What you should do
Each line in the entries below that holds the string "landings" is to be listed.

Records to use
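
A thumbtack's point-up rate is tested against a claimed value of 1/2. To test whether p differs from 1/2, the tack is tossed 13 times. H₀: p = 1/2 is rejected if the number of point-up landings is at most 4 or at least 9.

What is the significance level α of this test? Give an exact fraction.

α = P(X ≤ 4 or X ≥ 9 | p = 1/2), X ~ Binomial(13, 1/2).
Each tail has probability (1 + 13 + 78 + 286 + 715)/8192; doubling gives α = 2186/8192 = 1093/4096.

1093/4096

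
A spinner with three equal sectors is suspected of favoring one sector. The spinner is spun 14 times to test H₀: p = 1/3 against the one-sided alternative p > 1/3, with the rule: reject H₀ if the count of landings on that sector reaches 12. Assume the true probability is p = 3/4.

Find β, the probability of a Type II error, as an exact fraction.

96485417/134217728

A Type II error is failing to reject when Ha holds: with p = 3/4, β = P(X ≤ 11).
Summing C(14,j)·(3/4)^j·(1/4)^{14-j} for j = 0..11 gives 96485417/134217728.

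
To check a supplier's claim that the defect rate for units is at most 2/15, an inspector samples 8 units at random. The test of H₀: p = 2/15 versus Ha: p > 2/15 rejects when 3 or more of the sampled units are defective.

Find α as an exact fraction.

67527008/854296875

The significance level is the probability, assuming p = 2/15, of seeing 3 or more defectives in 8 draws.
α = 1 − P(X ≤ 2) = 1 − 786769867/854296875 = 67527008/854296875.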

Exercise output
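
A thumbtack's point-up rate is tested against a claimed value of 1/2. To test whether p differs from 1/2, the tack is tossed 13 times. H₀: p = 1/2 is rejected if the number of point-up landings is at most 4 or at least 9.
A spinner with three equal sectors is suspected of favoring one sector. The spinner is spun 14 times to test H₀: p = 1/3 against the one-sided alternative p > 1/3, with the rule: reject H₀ if the count of landings on that sector reaches 12. Assume the true probability is p = 3/4.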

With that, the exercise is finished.